══ INFORMATION

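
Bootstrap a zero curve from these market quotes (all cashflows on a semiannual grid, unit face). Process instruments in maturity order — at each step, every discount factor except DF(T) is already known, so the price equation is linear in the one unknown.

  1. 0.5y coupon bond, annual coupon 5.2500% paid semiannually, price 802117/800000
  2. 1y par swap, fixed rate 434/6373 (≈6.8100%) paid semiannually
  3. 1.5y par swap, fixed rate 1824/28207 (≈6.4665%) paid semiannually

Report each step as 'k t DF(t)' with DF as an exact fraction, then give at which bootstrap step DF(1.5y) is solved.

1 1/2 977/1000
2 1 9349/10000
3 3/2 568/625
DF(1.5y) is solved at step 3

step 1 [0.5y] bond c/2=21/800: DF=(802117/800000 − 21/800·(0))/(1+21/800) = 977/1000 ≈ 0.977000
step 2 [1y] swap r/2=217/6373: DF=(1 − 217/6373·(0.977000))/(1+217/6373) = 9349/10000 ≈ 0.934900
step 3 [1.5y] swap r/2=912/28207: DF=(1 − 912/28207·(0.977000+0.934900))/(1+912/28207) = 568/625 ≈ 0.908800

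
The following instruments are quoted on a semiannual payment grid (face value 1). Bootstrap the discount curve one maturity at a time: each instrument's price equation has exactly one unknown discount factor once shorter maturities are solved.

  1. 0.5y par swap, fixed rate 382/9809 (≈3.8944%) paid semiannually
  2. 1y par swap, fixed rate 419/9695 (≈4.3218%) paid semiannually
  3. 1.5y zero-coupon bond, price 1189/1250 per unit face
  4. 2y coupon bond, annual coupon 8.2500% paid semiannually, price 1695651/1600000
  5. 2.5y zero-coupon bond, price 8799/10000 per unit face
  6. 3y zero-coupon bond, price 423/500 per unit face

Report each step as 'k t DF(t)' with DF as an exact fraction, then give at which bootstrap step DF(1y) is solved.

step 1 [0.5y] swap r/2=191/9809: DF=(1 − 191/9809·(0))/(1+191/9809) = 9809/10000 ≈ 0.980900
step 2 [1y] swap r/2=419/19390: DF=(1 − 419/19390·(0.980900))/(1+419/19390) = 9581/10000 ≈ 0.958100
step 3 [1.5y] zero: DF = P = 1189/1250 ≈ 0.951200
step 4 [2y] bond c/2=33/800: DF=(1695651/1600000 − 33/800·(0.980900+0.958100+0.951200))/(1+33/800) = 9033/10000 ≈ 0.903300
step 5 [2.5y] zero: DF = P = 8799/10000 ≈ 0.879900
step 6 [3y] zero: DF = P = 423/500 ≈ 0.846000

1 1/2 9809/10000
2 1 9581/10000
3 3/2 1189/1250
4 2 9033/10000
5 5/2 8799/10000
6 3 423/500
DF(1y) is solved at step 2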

════
══ INFORMATION

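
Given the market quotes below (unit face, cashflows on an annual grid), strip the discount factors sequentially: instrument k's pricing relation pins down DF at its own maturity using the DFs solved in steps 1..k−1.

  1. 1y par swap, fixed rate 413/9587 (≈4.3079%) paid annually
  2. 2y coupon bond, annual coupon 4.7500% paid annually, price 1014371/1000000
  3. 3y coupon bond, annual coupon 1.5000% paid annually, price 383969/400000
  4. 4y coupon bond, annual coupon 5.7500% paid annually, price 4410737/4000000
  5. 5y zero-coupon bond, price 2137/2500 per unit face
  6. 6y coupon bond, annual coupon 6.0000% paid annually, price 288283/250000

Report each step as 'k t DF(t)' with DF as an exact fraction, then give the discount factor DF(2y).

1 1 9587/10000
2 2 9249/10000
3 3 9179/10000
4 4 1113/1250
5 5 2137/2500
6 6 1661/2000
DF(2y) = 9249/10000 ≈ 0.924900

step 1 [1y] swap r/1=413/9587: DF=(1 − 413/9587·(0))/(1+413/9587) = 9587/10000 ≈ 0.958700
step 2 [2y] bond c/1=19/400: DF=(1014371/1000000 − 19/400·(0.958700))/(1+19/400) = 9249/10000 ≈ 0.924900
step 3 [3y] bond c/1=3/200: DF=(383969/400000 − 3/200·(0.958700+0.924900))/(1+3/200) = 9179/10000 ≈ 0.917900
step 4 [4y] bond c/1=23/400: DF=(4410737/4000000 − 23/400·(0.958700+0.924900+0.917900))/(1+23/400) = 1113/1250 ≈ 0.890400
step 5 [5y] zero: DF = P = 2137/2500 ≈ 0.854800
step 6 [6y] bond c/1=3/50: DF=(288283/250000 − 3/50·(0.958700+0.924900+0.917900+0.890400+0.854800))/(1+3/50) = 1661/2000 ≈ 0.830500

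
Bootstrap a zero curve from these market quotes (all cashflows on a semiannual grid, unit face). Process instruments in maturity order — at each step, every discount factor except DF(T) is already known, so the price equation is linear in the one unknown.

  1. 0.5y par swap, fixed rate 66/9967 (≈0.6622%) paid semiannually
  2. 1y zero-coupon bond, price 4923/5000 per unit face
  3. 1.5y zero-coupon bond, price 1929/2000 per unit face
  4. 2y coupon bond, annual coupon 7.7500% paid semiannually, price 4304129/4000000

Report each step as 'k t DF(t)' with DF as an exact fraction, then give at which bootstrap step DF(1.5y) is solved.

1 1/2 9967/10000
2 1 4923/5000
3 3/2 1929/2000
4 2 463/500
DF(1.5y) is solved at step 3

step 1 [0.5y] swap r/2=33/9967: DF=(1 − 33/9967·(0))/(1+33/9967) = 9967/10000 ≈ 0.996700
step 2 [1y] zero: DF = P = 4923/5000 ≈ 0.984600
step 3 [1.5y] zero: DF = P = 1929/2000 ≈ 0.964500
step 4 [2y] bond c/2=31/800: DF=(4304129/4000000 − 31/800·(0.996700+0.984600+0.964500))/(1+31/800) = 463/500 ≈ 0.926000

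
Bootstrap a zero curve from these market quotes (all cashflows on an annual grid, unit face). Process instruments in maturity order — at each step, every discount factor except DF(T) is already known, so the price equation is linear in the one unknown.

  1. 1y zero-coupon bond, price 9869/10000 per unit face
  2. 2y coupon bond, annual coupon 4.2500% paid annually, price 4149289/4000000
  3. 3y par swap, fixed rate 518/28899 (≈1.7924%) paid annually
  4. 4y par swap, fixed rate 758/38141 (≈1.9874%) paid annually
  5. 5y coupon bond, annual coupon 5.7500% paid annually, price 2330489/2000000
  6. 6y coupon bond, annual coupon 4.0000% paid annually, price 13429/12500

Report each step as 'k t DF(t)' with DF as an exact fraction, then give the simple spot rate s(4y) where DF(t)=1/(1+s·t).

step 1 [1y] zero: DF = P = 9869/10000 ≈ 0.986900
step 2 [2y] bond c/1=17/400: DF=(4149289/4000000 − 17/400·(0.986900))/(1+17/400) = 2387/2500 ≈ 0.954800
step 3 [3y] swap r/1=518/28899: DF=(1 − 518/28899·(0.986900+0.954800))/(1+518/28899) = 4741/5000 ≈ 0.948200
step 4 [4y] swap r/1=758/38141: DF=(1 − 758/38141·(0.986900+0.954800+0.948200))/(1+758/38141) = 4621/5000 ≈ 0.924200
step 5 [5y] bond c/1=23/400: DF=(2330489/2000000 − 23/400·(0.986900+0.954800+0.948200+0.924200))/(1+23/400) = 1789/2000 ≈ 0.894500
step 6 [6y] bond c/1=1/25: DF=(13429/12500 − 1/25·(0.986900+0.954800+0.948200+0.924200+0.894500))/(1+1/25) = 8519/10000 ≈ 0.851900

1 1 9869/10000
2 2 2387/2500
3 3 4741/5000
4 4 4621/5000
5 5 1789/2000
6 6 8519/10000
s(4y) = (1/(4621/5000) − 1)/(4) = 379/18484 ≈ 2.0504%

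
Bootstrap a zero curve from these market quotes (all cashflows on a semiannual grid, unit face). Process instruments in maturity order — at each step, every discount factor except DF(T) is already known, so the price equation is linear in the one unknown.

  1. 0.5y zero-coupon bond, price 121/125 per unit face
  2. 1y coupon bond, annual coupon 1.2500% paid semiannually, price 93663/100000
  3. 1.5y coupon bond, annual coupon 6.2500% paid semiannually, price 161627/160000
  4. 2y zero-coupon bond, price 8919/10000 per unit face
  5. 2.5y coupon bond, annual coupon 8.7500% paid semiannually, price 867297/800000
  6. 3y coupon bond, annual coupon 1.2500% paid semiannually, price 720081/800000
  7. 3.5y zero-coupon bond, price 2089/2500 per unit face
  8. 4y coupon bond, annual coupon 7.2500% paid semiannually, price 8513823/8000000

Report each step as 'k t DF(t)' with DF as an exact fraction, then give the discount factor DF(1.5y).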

════
══ INFORMATION

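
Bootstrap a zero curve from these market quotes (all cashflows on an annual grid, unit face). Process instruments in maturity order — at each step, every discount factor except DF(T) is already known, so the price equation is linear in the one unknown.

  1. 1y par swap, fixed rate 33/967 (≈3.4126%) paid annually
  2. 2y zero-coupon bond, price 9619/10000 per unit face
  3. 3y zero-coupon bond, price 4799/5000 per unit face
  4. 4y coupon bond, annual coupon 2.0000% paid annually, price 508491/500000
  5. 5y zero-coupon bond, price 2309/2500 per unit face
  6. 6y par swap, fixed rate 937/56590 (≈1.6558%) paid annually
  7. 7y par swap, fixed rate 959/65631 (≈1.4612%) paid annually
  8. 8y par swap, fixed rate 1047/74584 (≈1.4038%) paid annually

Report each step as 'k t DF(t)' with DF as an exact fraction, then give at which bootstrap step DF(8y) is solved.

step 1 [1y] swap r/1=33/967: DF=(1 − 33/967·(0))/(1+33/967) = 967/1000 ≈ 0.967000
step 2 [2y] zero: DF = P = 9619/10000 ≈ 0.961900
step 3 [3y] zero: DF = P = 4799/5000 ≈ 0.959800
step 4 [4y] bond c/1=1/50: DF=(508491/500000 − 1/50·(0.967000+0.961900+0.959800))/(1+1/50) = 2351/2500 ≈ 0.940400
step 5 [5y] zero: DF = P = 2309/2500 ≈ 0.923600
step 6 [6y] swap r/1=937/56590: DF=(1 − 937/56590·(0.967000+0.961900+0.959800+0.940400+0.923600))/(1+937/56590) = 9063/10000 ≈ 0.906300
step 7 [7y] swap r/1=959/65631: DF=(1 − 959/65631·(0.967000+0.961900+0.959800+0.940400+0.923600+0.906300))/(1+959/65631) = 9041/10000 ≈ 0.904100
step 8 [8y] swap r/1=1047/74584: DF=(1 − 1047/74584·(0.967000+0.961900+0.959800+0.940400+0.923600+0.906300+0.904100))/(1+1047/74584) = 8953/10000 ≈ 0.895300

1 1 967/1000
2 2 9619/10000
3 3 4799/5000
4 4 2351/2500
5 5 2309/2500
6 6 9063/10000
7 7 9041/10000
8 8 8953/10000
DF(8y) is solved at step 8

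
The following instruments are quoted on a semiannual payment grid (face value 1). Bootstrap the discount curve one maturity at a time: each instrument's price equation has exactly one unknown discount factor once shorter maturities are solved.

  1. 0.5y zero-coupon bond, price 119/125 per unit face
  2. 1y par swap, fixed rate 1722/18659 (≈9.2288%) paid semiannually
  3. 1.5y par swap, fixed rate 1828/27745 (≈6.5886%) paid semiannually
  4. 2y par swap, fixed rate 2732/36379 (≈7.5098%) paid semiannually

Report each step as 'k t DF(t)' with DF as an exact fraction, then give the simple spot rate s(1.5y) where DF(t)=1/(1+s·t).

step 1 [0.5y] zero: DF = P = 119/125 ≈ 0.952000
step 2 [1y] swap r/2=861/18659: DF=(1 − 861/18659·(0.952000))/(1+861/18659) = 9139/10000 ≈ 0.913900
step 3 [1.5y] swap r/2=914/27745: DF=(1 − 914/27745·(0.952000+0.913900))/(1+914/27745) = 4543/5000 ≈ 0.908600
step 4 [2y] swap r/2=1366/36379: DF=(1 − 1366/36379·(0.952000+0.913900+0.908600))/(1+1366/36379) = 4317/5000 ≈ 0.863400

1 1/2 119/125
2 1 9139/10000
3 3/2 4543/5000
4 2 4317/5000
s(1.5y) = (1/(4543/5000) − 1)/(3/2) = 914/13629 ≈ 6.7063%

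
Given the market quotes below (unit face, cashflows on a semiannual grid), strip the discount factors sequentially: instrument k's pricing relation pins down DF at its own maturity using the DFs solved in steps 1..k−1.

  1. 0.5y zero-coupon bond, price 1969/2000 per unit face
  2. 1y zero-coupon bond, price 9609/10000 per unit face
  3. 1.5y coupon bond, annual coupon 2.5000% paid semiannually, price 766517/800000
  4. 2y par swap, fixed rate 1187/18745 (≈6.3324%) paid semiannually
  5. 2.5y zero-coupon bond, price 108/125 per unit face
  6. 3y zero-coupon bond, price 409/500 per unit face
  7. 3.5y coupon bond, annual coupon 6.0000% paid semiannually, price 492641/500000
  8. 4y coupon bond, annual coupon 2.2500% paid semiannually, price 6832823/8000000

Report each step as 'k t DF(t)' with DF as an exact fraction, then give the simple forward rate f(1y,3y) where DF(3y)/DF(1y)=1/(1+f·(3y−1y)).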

════

**PROBLEM STATEMENT:**
What you give back must be the stretch above, starting at the line with "3. 1.5y par swap, fixed rate 1828/27745" and ending at the line with "4. 2y par swap, fixed rate 2732/36379", copied exactly.

**WRITTEN ANSWER:**
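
  3. 1.5y par swap, fixed rate 1828/27745 (≈6.5886%) paid semiannually
  4. 2y par swap, fixed rate 2732/36379 (≈7.5098%) paid semiannually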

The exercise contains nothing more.